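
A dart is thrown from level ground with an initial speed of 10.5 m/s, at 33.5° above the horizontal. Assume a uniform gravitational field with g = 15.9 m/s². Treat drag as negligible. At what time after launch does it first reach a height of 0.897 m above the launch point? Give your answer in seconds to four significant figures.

0.2230 s

Components: vₓ = 10.50 cos 33.5° = 8.756 m/s, v_y0 = 10.50 sin 33.5° = 5.795 m/s.
Height y(t) = 5.795 t − 7.950 t² = 0.897 gives 7.950 t² − 5.795 t + 0.897 = 0.
t = [5.795 ± √(5.795² − 2·15.9·0.897)] / 15.9 = (5.795 ± 2.250) / 15.9, so t = 0.2230 s or t = 0.5060 s.
The first (ascending) time is 0.2230 s.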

--- --- ---

Every record above must be printed again exactly.

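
A dart is thrown from level ground with an initial speed of 10.5 m/s, at 33.5° above the horizontal. Assume a uniform gravitational field with g = 15.9 m/s². Treat drag as negligible. At what time after launch does it first reach a height of 0.897 m above the launch point? Give your answer in seconds to four significant figures.

0.2230 s

Components: vₓ = 10.50 cos 33.5° = 8.756 m/s, v_y0 = 10.50 sin 33.5° = 5.795 m/s.
Height y(t) = 5.795 t − 7.950 t² = 0.897 gives 7.950 t² − 5.795 t + 0.897 = 0.
t = [5.795 ± √(5.795² − 2·15.9·0.897)] / 15.9 = (5.795 ± 2.250) / 15.9, so t = 0.2230 s or t = 0.5060 s.
The first (ascending) time is 0.2230 s.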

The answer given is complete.